:: WHAT IS BEING ASKED ::
Start to finish, reproduce the records below with nothing missing.

START DATA PROVIDED

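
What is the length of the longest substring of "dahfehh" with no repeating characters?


Input: "dahfehh"
Sliding window (track last position of each char):
  Position 0 ('d'): window [0,0] length 1 -- new best
  Position 1 ('a'): window [0,1] length 2 -- new best
  Position 2 ('h'): window [0,2] length 3 -- new best
  Position 3 ('f'): window [0,3] length 4 -- new best
  Position 4 ('e'): window [0,4] length 5 -- new best
  Position 5 ('h'): repeat (last at 2), move window start to 3
  Position 5 ('h'): window [3,5] length 3
  Position 6 ('h'): repeat (last at 5), move window start to 6
  Position 6 ('h'): window [6,6] length 1
Longest substring with no repeats: "dahfe" with length 5

5


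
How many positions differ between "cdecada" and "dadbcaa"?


Comparing "cdecada" and "dadbcaa" position by position:
  Position 0: 'c' vs 'd' => DIFFER
  Position 1: 'd' vs 'a' => DIFFER
  Position 2: 'e' vs 'd' => DIFFER
  Position 3: 'c' vs 'b' => DIFFER
  Position 4: 'a' vs 'c' => DIFFER
  Position 5: 'd' vs 'a' => DIFFER
  Position 6: 'a' vs 'a' => same
Positions that differ: 6

6


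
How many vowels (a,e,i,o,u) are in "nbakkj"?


Input: nbakkj
Checking each character:
  'n' at position 0: consonant
  'b' at position 1: consonant
  'a' at position 2: vowel (running total: 1)
  'k' at position 3: consonant
  'k' at position 4: consonant
  'j' at position 5: consonant
Total vowels: 1

1


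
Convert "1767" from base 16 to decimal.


Input: "1767" in base 16
Positional expansion:
  Digit '1' (value 1) x 16^3 = 4096
  Digit '7' (value 7) x 16^2 = 1792
  Digit '6' (value 6) x 16^1 = 96
  Digit '7' (value 7) x 16^0 = 7
Sum = 5991

5991


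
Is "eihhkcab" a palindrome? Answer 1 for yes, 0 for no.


Input: eihhkcab
Reversed: backhhie
  Compare pos 0 ('e') with pos 7 ('b'): MISMATCH
  Compare pos 1 ('i') with pos 6 ('a'): MISMATCH
  Compare pos 2 ('h') with pos 5 ('c'): MISMATCH
  Compare pos 3 ('h') with pos 4 ('k'): MISMATCH
Result: not a palindrome

0


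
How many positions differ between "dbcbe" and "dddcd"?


Comparing "dbcbe" and "dddcd" position by position:
  Position 0: 'd' vs 'd' => same
  Position 1: 'b' vs 'd' => DIFFER
  Position 2: 'c' vs 'd' => DIFFER
  Position 3: 'b' vs 'c' => DIFFER
  Position 4: 'e' vs 'd' => DIFFER
Positions that differ: 4

4


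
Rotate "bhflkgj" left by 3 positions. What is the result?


Input: "bhflkgj", rotate left by 3
First 3 characters: "bhf"
Remaining characters: "lkgj"
Concatenate remaining + first: "lkgj" + "bhf" = "lkgjbhf"

lkgjbhf


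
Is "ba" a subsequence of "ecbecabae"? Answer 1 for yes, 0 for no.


Check if "ba" is a subsequence of "ecbecabae"
Greedy scan:
  Position 0 ('e'): no match needed
  Position 1 ('c'): no match needed
  Position 2 ('b'): matches sub[0] = 'b'
  Position 3 ('e'): no match needed
  Position 4 ('c'): no match needed
  Position 5 ('a'): matches sub[1] = 'a'
  Position 6 ('b'): no match needed
  Position 7 ('a'): no match needed
  Position 8 ('e'): no match needed
All 2 characters matched => is a subsequence

1


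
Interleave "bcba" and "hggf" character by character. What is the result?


Interleaving "bcba" and "hggf":
  Position 0: 'b' from first, 'h' from second => "bh"
  Position 1: 'c' from first, 'g' from second => "cg"
  Position 2: 'b' from first, 'g' from second => "bg"
  Position 3: 'a' from first, 'f' from second => "af"
Result: bhcgbgaf

bhcgbgaf


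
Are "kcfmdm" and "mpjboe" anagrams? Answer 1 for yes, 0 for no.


Strings: "kcfmdm", "mpjboe"
Sorted first:  cdfkmm
Sorted second: bejmop
Differ at position 0: 'c' vs 'b' => not anagrams

0


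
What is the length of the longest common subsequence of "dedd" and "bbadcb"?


LCS of "dedd" and "bbadcb"
DP table:
           b    b    a    d    c    b
      0    0    0    0    0    0    0
  d   0    0    0    0    1    1    1
  e   0    0    0    0    1    1    1
  d   0    0    0    0    1    1    1
  d   0    0    0    0    1    1    1
LCS length = dp[4][6] = 1

1


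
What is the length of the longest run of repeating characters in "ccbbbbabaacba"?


Input: "ccbbbbabaacba"
Scanning for longest run:
  Position 1 ('c'): continues run of 'c', length=2
  Position 2 ('b'): new char, reset run to 1
  Position 3 ('b'): continues run of 'b', length=2
  Position 4 ('b'): continues run of 'b', length=3
  Position 5 ('b'): continues run of 'b', length=4
  Position 6 ('a'): new char, reset run to 1
  Position 7 ('b'): new char, reset run to 1
  Position 8 ('a'): new char, reset run to 1
  Position 9 ('a'): continues run of 'a', length=2
  Position 10 ('c'): new char, reset run to 1
  Position 11 ('b'): new char, reset run to 1
  Position 12 ('a'): new char, reset run to 1
Longest run: 'b' with length 4

4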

END DATA PROVIDED

:: EXERCISE RESPONSE ::
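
What is the length of the longest substring of "dahfehh" with no repeating characters?


Input: "dahfehh"
Sliding window (track last position of each char):
  Position 0 ('d'): window [0,0] length 1 -- new best
  Position 1 ('a'): window [0,1] length 2 -- new best
  Position 2 ('h'): window [0,2] length 3 -- new best
  Position 3 ('f'): window [0,3] length 4 -- new best
  Position 4 ('e'): window [0,4] length 5 -- new best
  Position 5 ('h'): repeat (last at 2), move window start to 3
  Position 5 ('h'): window [3,5] length 3
  Position 6 ('h'): repeat (last at 5), move window start to 6
  Position 6 ('h'): window [6,6] length 1
Longest substring with no repeats: "dahfe" with length 5

5


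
How many positions differ between "cdecada" and "dadbcaa"?


Comparing "cdecada" and "dadbcaa" position by position:
  Position 0: 'c' vs 'd' => DIFFER
  Position 1: 'd' vs 'a' => DIFFER
  Position 2: 'e' vs 'd' => DIFFER
  Position 3: 'c' vs 'b' => DIFFER
  Position 4: 'a' vs 'c' => DIFFER
  Position 5: 'd' vs 'a' => DIFFER
  Position 6: 'a' vs 'a' => same
Positions that differ: 6

6


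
How many vowels (a,e,i,o,u) are in "nbakkj"?


Input: nbakkj
Checking each character:
  'n' at position 0: consonant
  'b' at position 1: consonant
  'a' at position 2: vowel (running total: 1)
  'k' at position 3: consonant
  'k' at position 4: consonant
  'j' at position 5: consonant
Total vowels: 1

1


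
Convert "1767" from base 16 to decimal.


Input: "1767" in base 16
Positional expansion:
  Digit '1' (value 1) x 16^3 = 4096
  Digit '7' (value 7) x 16^2 = 1792
  Digit '6' (value 6) x 16^1 = 96
  Digit '7' (value 7) x 16^0 = 7
Sum = 5991

5991


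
Is "eihhkcab" a palindrome? Answer 1 for yes, 0 for no.


Input: eihhkcab
Reversed: backhhie
  Compare pos 0 ('e') with pos 7 ('b'): MISMATCH
  Compare pos 1 ('i') with pos 6 ('a'): MISMATCH
  Compare pos 2 ('h') with pos 5 ('c'): MISMATCH
  Compare pos 3 ('h') with pos 4 ('k'): MISMATCH
Result: not a palindrome

0


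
How many positions differ between "dbcbe" and "dddcd"?


Comparing "dbcbe" and "dddcd" position by position:
  Position 0: 'd' vs 'd' => same
  Position 1: 'b' vs 'd' => DIFFER
  Position 2: 'c' vs 'd' => DIFFER
  Position 3: 'b' vs 'c' => DIFFER
  Position 4: 'e' vs 'd' => DIFFER
Positions that differ: 4

4


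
Rotate "bhflkgj" left by 3 positions. What is the result?


Input: "bhflkgj", rotate left by 3
First 3 characters: "bhf"
Remaining characters: "lkgj"
Concatenate remaining + first: "lkgj" + "bhf" = "lkgjbhf"

lkgjbhf


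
Is "ba" a subsequence of "ecbecabae"? Answer 1 for yes, 0 for no.


Check if "ba" is a subsequence of "ecbecabae"
Greedy scan:
  Position 0 ('e'): no match needed
  Position 1 ('c'): no match needed
  Position 2 ('b'): matches sub[0] = 'b'
  Position 3 ('e'): no match needed
  Position 4 ('c'): no match needed
  Position 5 ('a'): matches sub[1] = 'a'
  Position 6 ('b'): no match needed
  Position 7 ('a'): no match needed
  Position 8 ('e'): no match needed
All 2 characters matched => is a subsequence

1


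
Interleave "bcba" and "hggf" character by character. What is the result?


Interleaving "bcba" and "hggf":
  Position 0: 'b' from first, 'h' from second => "bh"
  Position 1: 'c' from first, 'g' from second => "cg"
  Position 2: 'b' from first, 'g' from second => "bg"
  Position 3: 'a' from first, 'f' from second => "af"
Result: bhcgbgaf

bhcgbgaf


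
Are "kcfmdm" and "mpjboe" anagrams? Answer 1 for yes, 0 for no.


Strings: "kcfmdm", "mpjboe"
Sorted first:  cdfkmm
Sorted second: bejmop
Differ at position 0: 'c' vs 'b' => not anagrams

0


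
What is the length of the longest common subsequence of "dedd" and "bbadcb"?


LCS of "dedd" and "bbadcb"
DP table:
           b    b    a    d    c    b
      0    0    0    0    0    0    0
  d   0    0    0    0    1    1    1
  e   0    0    0    0    1    1    1
  d   0    0    0    0    1    1    1
  d   0    0    0    0    1    1    1
LCS length = dp[4][6] = 1

1


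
What is the length of the longest run of repeating characters in "ccbbbbabaacba"?


Input: "ccbbbbabaacba"
Scanning for longest run:
  Position 1 ('c'): continues run of 'c', length=2
  Position 2 ('b'): new char, reset run to 1
  Position 3 ('b'): continues run of 'b', length=2
  Position 4 ('b'): continues run of 'b', length=3
  Position 5 ('b'): continues run of 'b', length=4
  Position 6 ('a'): new char, reset run to 1
  Position 7 ('b'): new char, reset run to 1
  Position 8 ('a'): new char, reset run to 1
  Position 9 ('a'): continues run of 'a', length=2
  Position 10 ('c'): new char, reset run to 1
  Position 11 ('b'): new char, reset run to 1
  Position 12 ('a'): new char, reset run to 1
Longest run: 'b' with length 4

4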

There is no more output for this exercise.